- _GIVEN DATA_

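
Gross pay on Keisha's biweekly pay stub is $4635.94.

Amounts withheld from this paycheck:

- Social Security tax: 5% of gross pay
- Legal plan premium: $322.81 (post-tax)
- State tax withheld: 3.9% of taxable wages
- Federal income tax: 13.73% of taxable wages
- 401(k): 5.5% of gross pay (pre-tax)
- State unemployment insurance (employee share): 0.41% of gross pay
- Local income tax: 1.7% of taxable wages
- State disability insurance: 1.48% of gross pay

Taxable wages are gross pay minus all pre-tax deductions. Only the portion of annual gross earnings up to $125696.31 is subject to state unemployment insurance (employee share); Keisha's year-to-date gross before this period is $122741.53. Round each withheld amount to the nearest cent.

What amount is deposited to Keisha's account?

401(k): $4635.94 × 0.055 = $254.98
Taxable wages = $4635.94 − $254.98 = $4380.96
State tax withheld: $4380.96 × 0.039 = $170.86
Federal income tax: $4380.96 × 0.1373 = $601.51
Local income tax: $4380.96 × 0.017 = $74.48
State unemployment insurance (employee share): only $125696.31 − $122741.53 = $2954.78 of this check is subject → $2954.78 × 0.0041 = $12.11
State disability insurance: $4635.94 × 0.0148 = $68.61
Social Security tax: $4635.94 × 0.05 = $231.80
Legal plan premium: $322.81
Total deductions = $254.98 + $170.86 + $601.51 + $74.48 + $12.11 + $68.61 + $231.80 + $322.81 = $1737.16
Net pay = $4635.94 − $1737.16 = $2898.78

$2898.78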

==

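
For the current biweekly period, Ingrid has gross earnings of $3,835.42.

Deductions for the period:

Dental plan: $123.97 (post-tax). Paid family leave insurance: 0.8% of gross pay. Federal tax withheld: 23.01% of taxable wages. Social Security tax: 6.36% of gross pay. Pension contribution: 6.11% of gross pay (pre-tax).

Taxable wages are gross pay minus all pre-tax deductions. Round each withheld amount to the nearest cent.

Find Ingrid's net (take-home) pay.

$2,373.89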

- _WHAT IS EXPECTED_
Your task is to restate, word for word, only those lines above that fall between the line holding "Gross pay on" and the line holding "- Local income tax: 1.7% of taxable wages", inclusive.

- _SOLUTION FOR THIS PROBLEM_
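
Gross pay on Keisha's biweekly pay stub is $4635.94.

Amounts withheld from this paycheck:

- Social Security tax: 5% of gross pay
- Legal plan premium: $322.81 (post-tax)
- State tax withheld: 3.9% of taxable wages
- Federal income tax: 13.73% of taxable wages
- 401(k): 5.5% of gross pay (pre-tax)
- State unemployment insurance (employee share): 0.41% of gross pay
- Local income tax: 1.7% of taxable wages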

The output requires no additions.